GIVEN ENTRIES:
---+---

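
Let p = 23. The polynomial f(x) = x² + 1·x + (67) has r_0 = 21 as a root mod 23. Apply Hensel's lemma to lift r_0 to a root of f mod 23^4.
r_3 = 65088 (mod 279841)

Hensel: r_{i+1} = r_i − f(r_i)·(f′(r_i))^{-1} mod 23^{i+2}, f′(x) = 2x + 1. Iterate:
  r_0 = 21 (mod 23)
  r_1 = 21 (mod 529)
  r_2 = 4253 (mod 12167)
  r_3 = 65088 (mod 279841)
Final: r = 65088 satisfies f(r) ≡ 0 mod 23^4.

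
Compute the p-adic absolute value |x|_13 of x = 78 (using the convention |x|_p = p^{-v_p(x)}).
|78|_13 = 1/13

Step 1 — compute v_13(x) by factoring powers of 13 out of the numerator and denominator: v_13(78) = 1. Step 2 — apply |x|_p = p^{-v_p(x)} = 13^{-1} = 1/13.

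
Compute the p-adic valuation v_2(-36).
v_2(-36) = 2

v_2(n) is the largest exponent k such that 2^k divides n. Factor out: -36 = -2^2 · 9. (Sign doesn't affect v_p.) So v_2(-36) = 2.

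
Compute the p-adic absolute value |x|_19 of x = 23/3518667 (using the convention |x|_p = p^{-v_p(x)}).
|23/3518667|_19 = 130321

Step 1 — compute v_19(x) by factoring powers of 19 out of the numerator and denominator: v_19(23/3518667) = -4. Step 2 — apply |x|_p = p^{-v_p(x)} = 19^{4} = 130321.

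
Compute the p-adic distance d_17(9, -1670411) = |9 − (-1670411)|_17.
d_17(9, -1670411) = 1/83521

Step 1 — x − y = 9 − (-1670411) = 1670420. Step 2 — v_17(1670420) = 4 (factor: 1670420 = (17^4 · 20); the sign does not affect v_p). Step 3 — |x − y|_17 = 17^{-4} = 1/83521.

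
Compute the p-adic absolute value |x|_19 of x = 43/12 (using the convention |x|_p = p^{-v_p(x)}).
|43/12|_19 = 1

Step 1 — compute v_19(x) by factoring powers of 19 out of the numerator and denominator: v_19(43/12) = 0. Step 2 — apply |x|_p = p^{-v_p(x)} = 19^{0} = 1.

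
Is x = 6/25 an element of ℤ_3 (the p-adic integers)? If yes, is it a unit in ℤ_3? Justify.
x ∈ ℤ_3 but not a unit; v_3(x) = 1 > 0

ℤ_3 = {x ∈ ℚ_3 : v_3(x) ≥ 0} and ℤ_3^× = {x ∈ ℤ_3 : v_3(x) = 0}. Here v_3(6/25) = v_3(num) − v_3(den) = 1; compare against these criteria.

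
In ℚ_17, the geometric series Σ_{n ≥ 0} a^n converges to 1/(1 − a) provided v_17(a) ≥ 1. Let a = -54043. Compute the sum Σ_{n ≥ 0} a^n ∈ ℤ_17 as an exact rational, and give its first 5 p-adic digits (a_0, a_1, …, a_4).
Σ a^n = 1/(1 − a) = 1/54044;  first 5 digits = (1, 0, 0, 6, 16)

v_17(a) = 3 ≥ 1, so the series converges in ℤ_17 to 1/(1 − a) = 1/(1 − (-54043)) = 1/54044. Expand this rational in ℤ_17: compute digits iteratively via d_i = x_i mod 17, x_{i+1} = (x_i − d_i)/17. The first 5 digits are (1, 0, 0, 6, 16).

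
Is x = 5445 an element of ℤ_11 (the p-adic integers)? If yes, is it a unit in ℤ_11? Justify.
x ∈ ℤ_11 but not a unit; v_11(x) = 2 > 0

ℤ_11 = {x ∈ ℚ_11 : v_11(x) ≥ 0} and ℤ_11^× = {x ∈ ℤ_11 : v_11(x) = 0}. Here v_11(5445) = v_11(num) − v_11(den) = 2; compare against these criteria.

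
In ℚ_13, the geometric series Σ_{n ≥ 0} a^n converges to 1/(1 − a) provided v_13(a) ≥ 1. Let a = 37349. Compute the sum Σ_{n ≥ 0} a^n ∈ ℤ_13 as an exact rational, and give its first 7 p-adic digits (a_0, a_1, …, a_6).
Σ a^n = 1/(1 − a) = -1/37348;  first 7 digits = (1, 0, 0, 4, 1, 0, 3)

v_13(a) = 3 ≥ 1, so the series converges in ℤ_13 to 1/(1 − a) = 1/(1 − 37349) = -1/37348. Expand this rational in ℤ_13: compute digits iteratively via d_i = x_i mod 13, x_{i+1} = (x_i − d_i)/13. The first 7 digits are (1, 0, 0, 4, 1, 0, 3).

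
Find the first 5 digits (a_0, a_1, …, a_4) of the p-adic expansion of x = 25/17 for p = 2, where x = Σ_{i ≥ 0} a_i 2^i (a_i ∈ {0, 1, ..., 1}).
(a_0, …, a_4) = (1, 0, 0, 1, 0)

v_2(25/17) = 0 (numerator and denominator both coprime to 2), so x ∈ ℤ_2^×. Compute digits iteratively via a_i = x_i mod 2, x_{i+1} = (x_i − a_i)/2, with x_0 = x:
  x_0 = 25/17;  a_0 = 1;  x_1 = (x_0 − 1)/2 = 4/17
  x_1 = 4/17;  a_1 = 0;  x_2 = (x_1 − 0)/2 = 2/17
  x_2 = 2/17;  a_2 = 0;  x_3 = (x_2 − 0)/2 = 1/17
  x_3 = 1/17;  a_3 = 1;  x_4 = (x_3 − 1)/2 = -8/17
  x_4 = -8/17;  a_4 = 0;  x_5 = (x_4 − 0)/2 = -4/17
Digits: (1, 0, 0, 1, 0).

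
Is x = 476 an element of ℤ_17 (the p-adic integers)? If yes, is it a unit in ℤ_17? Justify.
x ∈ ℤ_17 but not a unit; v_17(x) = 1 > 0

ℤ_17 = {x ∈ ℚ_17 : v_17(x) ≥ 0} and ℤ_17^× = {x ∈ ℤ_17 : v_17(x) = 0}. Here v_17(476) = v_17(num) − v_17(den) = 1; compare against these criteria.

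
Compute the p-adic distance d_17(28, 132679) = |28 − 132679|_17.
d_17(28, 132679) = 1/4913

Step 1 — x − y = 28 − 132679 = -132651. Step 2 — v_17(-132651) = 3 (factor: -132651 = −(17^3 · 27); the sign does not affect v_p). Step 3 — |x − y|_17 = 17^{-3} = 1/4913.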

---+---

YOUR TASK:
What's needed is an exact copy of every entry.

ANSWER TO THIS TASK:
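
Let p = 23. The polynomial f(x) = x² + 1·x + (67) has r_0 = 21 as a root mod 23. Apply Hensel's lemma to lift r_0 to a root of f mod 23^4.
r_3 = 65088 (mod 279841)

Hensel: r_{i+1} = r_i − f(r_i)·(f′(r_i))^{-1} mod 23^{i+2}, f′(x) = 2x + 1. Iterate:
  r_0 = 21 (mod 23)
  r_1 = 21 (mod 529)
  r_2 = 4253 (mod 12167)
  r_3 = 65088 (mod 279841)
Final: r = 65088 satisfies f(r) ≡ 0 mod 23^4.

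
Compute the p-adic absolute value |x|_13 of x = 78 (using the convention |x|_p = p^{-v_p(x)}).
|78|_13 = 1/13

Step 1 — compute v_13(x) by factoring powers of 13 out of the numerator and denominator: v_13(78) = 1. Step 2 — apply |x|_p = p^{-v_p(x)} = 13^{-1} = 1/13.

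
Compute the p-adic valuation v_2(-36).
v_2(-36) = 2

v_2(n) is the largest exponent k such that 2^k divides n. Factor out: -36 = -2^2 · 9. (Sign doesn't affect v_p.) So v_2(-36) = 2.

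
Compute the p-adic absolute value |x|_19 of x = 23/3518667 (using the convention |x|_p = p^{-v_p(x)}).
|23/3518667|_19 = 130321

Step 1 — compute v_19(x) by factoring powers of 19 out of the numerator and denominator: v_19(23/3518667) = -4. Step 2 — apply |x|_p = p^{-v_p(x)} = 19^{4} = 130321.

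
Compute the p-adic distance d_17(9, -1670411) = |9 − (-1670411)|_17.
d_17(9, -1670411) = 1/83521

Step 1 — x − y = 9 − (-1670411) = 1670420. Step 2 — v_17(1670420) = 4 (factor: 1670420 = (17^4 · 20); the sign does not affect v_p). Step 3 — |x − y|_17 = 17^{-4} = 1/83521.

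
Compute the p-adic absolute value |x|_19 of x = 43/12 (using the convention |x|_p = p^{-v_p(x)}).
|43/12|_19 = 1

Step 1 — compute v_19(x) by factoring powers of 19 out of the numerator and denominator: v_19(43/12) = 0. Step 2 — apply |x|_p = p^{-v_p(x)} = 19^{0} = 1.

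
Is x = 6/25 an element of ℤ_3 (the p-adic integers)? If yes, is it a unit in ℤ_3? Justify.
x ∈ ℤ_3 but not a unit; v_3(x) = 1 > 0

ℤ_3 = {x ∈ ℚ_3 : v_3(x) ≥ 0} and ℤ_3^× = {x ∈ ℤ_3 : v_3(x) = 0}. Here v_3(6/25) = v_3(num) − v_3(den) = 1; compare against these criteria.

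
In ℚ_17, the geometric series Σ_{n ≥ 0} a^n converges to 1/(1 − a) provided v_17(a) ≥ 1. Let a = -54043. Compute the sum Σ_{n ≥ 0} a^n ∈ ℤ_17 as an exact rational, and give its first 5 p-adic digits (a_0, a_1, …, a_4).
Σ a^n = 1/(1 − a) = 1/54044;  first 5 digits = (1, 0, 0, 6, 16)

v_17(a) = 3 ≥ 1, so the series converges in ℤ_17 to 1/(1 − a) = 1/(1 − (-54043)) = 1/54044. Expand this rational in ℤ_17: compute digits iteratively via d_i = x_i mod 17, x_{i+1} = (x_i − d_i)/17. The first 5 digits are (1, 0, 0, 6, 16).

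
Is x = 5445 an element of ℤ_11 (the p-adic integers)? If yes, is it a unit in ℤ_11? Justify.
x ∈ ℤ_11 but not a unit; v_11(x) = 2 > 0

ℤ_11 = {x ∈ ℚ_11 : v_11(x) ≥ 0} and ℤ_11^× = {x ∈ ℤ_11 : v_11(x) = 0}. Here v_11(5445) = v_11(num) − v_11(den) = 2; compare against these criteria.

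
In ℚ_13, the geometric series Σ_{n ≥ 0} a^n converges to 1/(1 − a) provided v_13(a) ≥ 1. Let a = 37349. Compute the sum Σ_{n ≥ 0} a^n ∈ ℤ_13 as an exact rational, and give its first 7 p-adic digits (a_0, a_1, …, a_6).
Σ a^n = 1/(1 − a) = -1/37348;  first 7 digits = (1, 0, 0, 4, 1, 0, 3)

v_13(a) = 3 ≥ 1, so the series converges in ℤ_13 to 1/(1 − a) = 1/(1 − 37349) = -1/37348. Expand this rational in ℤ_13: compute digits iteratively via d_i = x_i mod 13, x_{i+1} = (x_i − d_i)/13. The first 7 digits are (1, 0, 0, 4, 1, 0, 3).

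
Find the first 5 digits (a_0, a_1, …, a_4) of the p-adic expansion of x = 25/17 for p = 2, where x = Σ_{i ≥ 0} a_i 2^i (a_i ∈ {0, 1, ..., 1}).
(a_0, …, a_4) = (1, 0, 0, 1, 0)

v_2(25/17) = 0 (numerator and denominator both coprime to 2), so x ∈ ℤ_2^×. Compute digits iteratively via a_i = x_i mod 2, x_{i+1} = (x_i − a_i)/2, with x_0 = x:
  x_0 = 25/17;  a_0 = 1;  x_1 = (x_0 − 1)/2 = 4/17
  x_1 = 4/17;  a_1 = 0;  x_2 = (x_1 − 0)/2 = 2/17
  x_2 = 2/17;  a_2 = 0;  x_3 = (x_2 − 0)/2 = 1/17
  x_3 = 1/17;  a_3 = 1;  x_4 = (x_3 − 1)/2 = -8/17
  x_4 = -8/17;  a_4 = 0;  x_5 = (x_4 − 0)/2 = -4/17
Digits: (1, 0, 0, 1, 0).

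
Is x = 476 an element of ℤ_17 (the p-adic integers)? If yes, is it a unit in ℤ_17? Justify.
x ∈ ℤ_17 but not a unit; v_17(x) = 1 > 0

ℤ_17 = {x ∈ ℚ_17 : v_17(x) ≥ 0} and ℤ_17^× = {x ∈ ℤ_17 : v_17(x) = 0}. Here v_17(476) = v_17(num) − v_17(den) = 1; compare against these criteria.

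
Compute the p-adic distance d_17(28, 132679) = |28 − 132679|_17.
d_17(28, 132679) = 1/4913

Step 1 — x − y = 28 − 132679 = -132651. Step 2 — v_17(-132651) = 3 (factor: -132651 = −(17^3 · 27); the sign does not affect v_p). Step 3 — |x − y|_17 = 17^{-3} = 1/4913.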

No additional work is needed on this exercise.